Work item:
With no additions or omissions, print the listing that follows.

Data supplied:
:::::

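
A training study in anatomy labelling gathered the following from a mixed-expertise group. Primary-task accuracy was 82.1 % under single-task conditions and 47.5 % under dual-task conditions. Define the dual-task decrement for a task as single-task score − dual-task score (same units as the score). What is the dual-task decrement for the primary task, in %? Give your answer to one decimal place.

34.6

Decrement = 82.1 − 47.5 = 34.6000 % ≈ 34.6 %.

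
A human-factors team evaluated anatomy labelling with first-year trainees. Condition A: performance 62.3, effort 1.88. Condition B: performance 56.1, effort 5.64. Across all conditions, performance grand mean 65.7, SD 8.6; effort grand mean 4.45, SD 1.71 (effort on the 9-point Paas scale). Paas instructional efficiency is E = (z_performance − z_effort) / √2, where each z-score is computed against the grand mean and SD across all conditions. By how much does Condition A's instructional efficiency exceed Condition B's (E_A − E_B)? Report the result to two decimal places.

2.06

Condition A: z_P = (62.3 − 65.7)/8.6 = -0.3953; z_E = (1.88 − 4.45)/1.71 = -1.5029; E_A = (-0.3953 − (-1.5029))/√2 = 0.7832.
Condition B: z_P = (56.1 − 65.7)/8.6 = -1.1163; z_E = (5.64 − 4.45)/1.71 = 0.6959; E_B = (-1.1163 − 0.6959)/√2 = -1.2814.
E_A − E_B = 0.7832 − (-1.2814) = 2.0646 ≈ 2.06.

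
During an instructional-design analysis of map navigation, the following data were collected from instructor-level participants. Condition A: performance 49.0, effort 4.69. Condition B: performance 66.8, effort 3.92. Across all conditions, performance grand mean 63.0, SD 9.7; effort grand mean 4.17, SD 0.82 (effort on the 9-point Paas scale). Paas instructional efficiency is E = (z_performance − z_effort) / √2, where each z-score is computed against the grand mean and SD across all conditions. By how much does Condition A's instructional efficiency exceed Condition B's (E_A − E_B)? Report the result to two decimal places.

-1.96

Condition A: z_P = (49.0 − 63.0)/9.7 = -1.4433; z_E = (4.69 − 4.17)/0.82 = 0.6341; E_A = (-1.4433 − 0.6341)/√2 = -1.4689.
Condition B: z_P = (66.8 − 63.0)/9.7 = 0.3918; z_E = (3.92 − 4.17)/0.82 = -0.3049; E_B = (0.3918 − (-0.3049))/√2 = 0.4926.
E_A − E_B = -1.4689 − 0.4926 = -1.9615 ≈ -1.96.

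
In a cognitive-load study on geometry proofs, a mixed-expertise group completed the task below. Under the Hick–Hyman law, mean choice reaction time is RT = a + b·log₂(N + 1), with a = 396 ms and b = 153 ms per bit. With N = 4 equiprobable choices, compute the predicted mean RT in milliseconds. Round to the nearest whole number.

log₂(4 + 1) = log₂(5) = 2.3219.
RT = 396 + 153 × 2.3219 = 396 + 355.2507 = 751.2507 ms.
≈ 751 ms.

751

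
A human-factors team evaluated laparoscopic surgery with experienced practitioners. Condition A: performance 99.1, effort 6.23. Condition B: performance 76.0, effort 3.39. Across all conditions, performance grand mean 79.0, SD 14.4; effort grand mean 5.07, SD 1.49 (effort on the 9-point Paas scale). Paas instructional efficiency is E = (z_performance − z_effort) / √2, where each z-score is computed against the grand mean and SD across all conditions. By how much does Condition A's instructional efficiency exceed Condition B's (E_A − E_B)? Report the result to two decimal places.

-0.21

Condition A: z_P = (99.1 − 79.0)/14.4 = 1.3958; z_E = (6.23 − 5.07)/1.49 = 0.7785; E_A = (1.3958 − 0.7785)/√2 = 0.4365.
Condition B: z_P = (76.0 − 79.0)/14.4 = -0.2083; z_E = (3.39 − 5.07)/1.49 = -1.1275; E_B = (-0.2083 − (-1.1275))/√2 = 0.6500.
E_A − E_B = 0.4365 − 0.6500 = -0.2135 ≈ -0.21.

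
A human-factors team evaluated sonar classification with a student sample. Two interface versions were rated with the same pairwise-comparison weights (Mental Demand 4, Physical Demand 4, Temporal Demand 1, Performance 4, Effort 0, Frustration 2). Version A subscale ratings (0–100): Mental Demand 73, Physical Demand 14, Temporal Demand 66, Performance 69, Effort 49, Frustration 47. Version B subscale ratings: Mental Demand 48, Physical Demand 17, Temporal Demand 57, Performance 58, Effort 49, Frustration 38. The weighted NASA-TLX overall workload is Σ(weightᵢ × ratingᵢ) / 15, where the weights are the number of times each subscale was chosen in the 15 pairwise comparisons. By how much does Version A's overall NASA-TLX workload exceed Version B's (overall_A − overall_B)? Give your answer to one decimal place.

Version A weighted sum = 4·73 + 4·14 + 1·66 + 4·69 + 0·49 + 2·47 = 292 + 56 + 66 + 276 + 0 + 94 = 784; overall_A = 784/15 = 52.2667.
Version B weighted sum = 4·48 + 4·17 + 1·57 + 4·58 + 0·49 + 2·38 = 192 + 68 + 57 + 232 + 0 + 76 = 625; overall_B = 625/15 = 41.6667.
Difference = 52.2667 − 41.6667 = 10.6000 ≈ 10.6.

10.6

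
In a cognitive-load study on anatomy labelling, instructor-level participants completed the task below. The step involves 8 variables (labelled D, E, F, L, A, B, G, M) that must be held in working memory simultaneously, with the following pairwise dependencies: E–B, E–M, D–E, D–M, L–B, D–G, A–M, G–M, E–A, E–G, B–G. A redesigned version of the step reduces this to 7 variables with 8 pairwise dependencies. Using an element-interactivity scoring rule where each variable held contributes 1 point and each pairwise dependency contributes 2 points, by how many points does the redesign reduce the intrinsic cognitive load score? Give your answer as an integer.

7

Original: 8 × 1 + 11 × 2 = 8 + 22 = 30.
Redesigned: 7 × 1 + 8 × 2 = 7 + 16 = 23.
Reduction = 30 − 23 = 7.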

:::::

Exercise solution:
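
A training study in anatomy labelling gathered the following from a mixed-expertise group. Primary-task accuracy was 82.1 % under single-task conditions and 47.5 % under dual-task conditions. Define the dual-task decrement for a task as single-task score − dual-task score (same units as the score). What is the dual-task decrement for the primary task, in %? Give your answer to one decimal place.

34.6

Decrement = 82.1 − 47.5 = 34.6000 % ≈ 34.6 %.

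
A human-factors team evaluated anatomy labelling with first-year trainees. Condition A: performance 62.3, effort 1.88. Condition B: performance 56.1, effort 5.64. Across all conditions, performance grand mean 65.7, SD 8.6; effort grand mean 4.45, SD 1.71 (effort on the 9-point Paas scale). Paas instructional efficiency is E = (z_performance − z_effort) / √2, where each z-score is computed against the grand mean and SD across all conditions. By how much does Condition A's instructional efficiency exceed Condition B's (E_A − E_B)? Report the result to two decimal places.

2.06

Condition A: z_P = (62.3 − 65.7)/8.6 = -0.3953; z_E = (1.88 − 4.45)/1.71 = -1.5029; E_A = (-0.3953 − (-1.5029))/√2 = 0.7832.
Condition B: z_P = (56.1 − 65.7)/8.6 = -1.1163; z_E = (5.64 − 4.45)/1.71 = 0.6959; E_B = (-1.1163 − 0.6959)/√2 = -1.2814.
E_A − E_B = 0.7832 − (-1.2814) = 2.0646 ≈ 2.06.

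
During an instructional-design analysis of map navigation, the following data were collected from instructor-level participants. Condition A: performance 49.0, effort 4.69. Condition B: performance 66.8, effort 3.92. Across all conditions, performance grand mean 63.0, SD 9.7; effort grand mean 4.17, SD 0.82 (effort on the 9-point Paas scale). Paas instructional efficiency is E = (z_performance − z_effort) / √2, where each z-score is computed against the grand mean and SD across all conditions. By how much does Condition A's instructional efficiency exceed Condition B's (E_A − E_B)? Report the result to two decimal places.

-1.96

Condition A: z_P = (49.0 − 63.0)/9.7 = -1.4433; z_E = (4.69 − 4.17)/0.82 = 0.6341; E_A = (-1.4433 − 0.6341)/√2 = -1.4689.
Condition B: z_P = (66.8 − 63.0)/9.7 = 0.3918; z_E = (3.92 − 4.17)/0.82 = -0.3049; E_B = (0.3918 − (-0.3049))/√2 = 0.4926.
E_A − E_B = -1.4689 − 0.4926 = -1.9615 ≈ -1.96.

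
In a cognitive-load study on geometry proofs, a mixed-expertise group completed the task below. Under the Hick–Hyman law, mean choice reaction time is RT = a + b·log₂(N + 1), with a = 396 ms and b = 153 ms per bit. With N = 4 equiprobable choices, compute the predicted mean RT in milliseconds. Round to the nearest whole number.

log₂(4 + 1) = log₂(5) = 2.3219.
RT = 396 + 153 × 2.3219 = 396 + 355.2507 = 751.2507 ms.
≈ 751 ms.

751

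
A human-factors team evaluated laparoscopic surgery with experienced practitioners. Condition A: performance 99.1, effort 6.23. Condition B: performance 76.0, effort 3.39. Across all conditions, performance grand mean 79.0, SD 14.4; effort grand mean 5.07, SD 1.49 (effort on the 9-point Paas scale). Paas instructional efficiency is E = (z_performance − z_effort) / √2, where each z-score is computed against the grand mean and SD across all conditions. By how much does Condition A's instructional efficiency exceed Condition B's (E_A − E_B)? Report the result to two decimal places.

-0.21

Condition A: z_P = (99.1 − 79.0)/14.4 = 1.3958; z_E = (6.23 − 5.07)/1.49 = 0.7785; E_A = (1.3958 − 0.7785)/√2 = 0.4365.
Condition B: z_P = (76.0 − 79.0)/14.4 = -0.2083; z_E = (3.39 − 5.07)/1.49 = -1.1275; E_B = (-0.2083 − (-1.1275))/√2 = 0.6500.
E_A − E_B = 0.4365 − 0.6500 = -0.2135 ≈ -0.21.

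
A human-factors team evaluated sonar classification with a student sample. Two interface versions were rated with the same pairwise-comparison weights (Mental Demand 4, Physical Demand 4, Temporal Demand 1, Performance 4, Effort 0, Frustration 2). Version A subscale ratings (0–100): Mental Demand 73, Physical Demand 14, Temporal Demand 66, Performance 69, Effort 49, Frustration 47. Version B subscale ratings: Mental Demand 48, Physical Demand 17, Temporal Demand 57, Performance 58, Effort 49, Frustration 38. The weighted NASA-TLX overall workload is Σ(weightᵢ × ratingᵢ) / 15, where the weights are the number of times each subscale was chosen in the 15 pairwise comparisons. By how much does Version A's overall NASA-TLX workload exceed Version B's (overall_A − overall_B)? Give your answer to one decimal place.

Version A weighted sum = 4·73 + 4·14 + 1·66 + 4·69 + 0·49 + 2·47 = 292 + 56 + 66 + 276 + 0 + 94 = 784; overall_A = 784/15 = 52.2667.
Version B weighted sum = 4·48 + 4·17 + 1·57 + 4·58 + 0·49 + 2·38 = 192 + 68 + 57 + 232 + 0 + 76 = 625; overall_B = 625/15 = 41.6667.
Difference = 52.2667 − 41.6667 = 10.6000 ≈ 10.6.

10.6

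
In a cognitive-load study on anatomy labelling, instructor-level participants completed the task below. The step involves 8 variables (labelled D, E, F, L, A, B, G, M) that must be held in working memory simultaneously, with the following pairwise dependencies: E–B, E–M, D–E, D–M, L–B, D–G, A–M, G–M, E–A, E–G, B–G. A redesigned version of the step reduces this to 7 variables with 8 pairwise dependencies. Using an element-interactivity scoring rule where each variable held contributes 1 point and each pairwise dependency contributes 2 points, by how many points does the redesign reduce the intrinsic cognitive load score? Give your answer as an integer.

7

Original: 8 × 1 + 11 × 2 = 8 + 22 = 30.
Redesigned: 7 × 1 + 8 × 2 = 7 + 16 = 23.
Reduction = 30 − 23 = 7.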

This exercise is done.